*Activity*.
Filter the entries for the word "stratum". Copy each line that has it.

[[ Material provided open ]]

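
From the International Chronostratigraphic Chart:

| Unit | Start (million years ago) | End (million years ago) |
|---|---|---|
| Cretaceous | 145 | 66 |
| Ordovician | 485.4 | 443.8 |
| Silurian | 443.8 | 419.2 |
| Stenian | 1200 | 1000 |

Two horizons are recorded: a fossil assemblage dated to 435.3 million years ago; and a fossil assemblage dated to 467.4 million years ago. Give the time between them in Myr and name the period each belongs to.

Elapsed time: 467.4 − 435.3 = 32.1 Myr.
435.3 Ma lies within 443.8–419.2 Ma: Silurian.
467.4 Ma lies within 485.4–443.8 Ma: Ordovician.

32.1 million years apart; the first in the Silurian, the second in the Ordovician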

[[ Material provided closed ]]
[[ Material provided open ]]

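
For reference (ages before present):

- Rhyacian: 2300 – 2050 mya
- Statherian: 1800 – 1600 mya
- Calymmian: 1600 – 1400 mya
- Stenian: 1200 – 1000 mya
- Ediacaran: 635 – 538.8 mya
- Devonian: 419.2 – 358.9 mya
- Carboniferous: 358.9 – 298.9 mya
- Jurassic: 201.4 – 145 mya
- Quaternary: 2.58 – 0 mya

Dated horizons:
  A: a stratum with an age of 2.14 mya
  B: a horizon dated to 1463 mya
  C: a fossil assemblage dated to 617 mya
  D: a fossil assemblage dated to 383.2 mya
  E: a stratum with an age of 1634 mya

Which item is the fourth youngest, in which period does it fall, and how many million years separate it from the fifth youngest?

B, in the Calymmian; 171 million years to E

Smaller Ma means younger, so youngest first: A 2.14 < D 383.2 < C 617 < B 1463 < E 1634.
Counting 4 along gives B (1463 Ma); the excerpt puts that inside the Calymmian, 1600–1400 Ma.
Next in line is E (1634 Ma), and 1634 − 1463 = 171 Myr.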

[[ Material provided closed ]]

*Answer below*.
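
  A: a stratum with an age of 2.14 mya
  E: a stratum with an age of 1634 mya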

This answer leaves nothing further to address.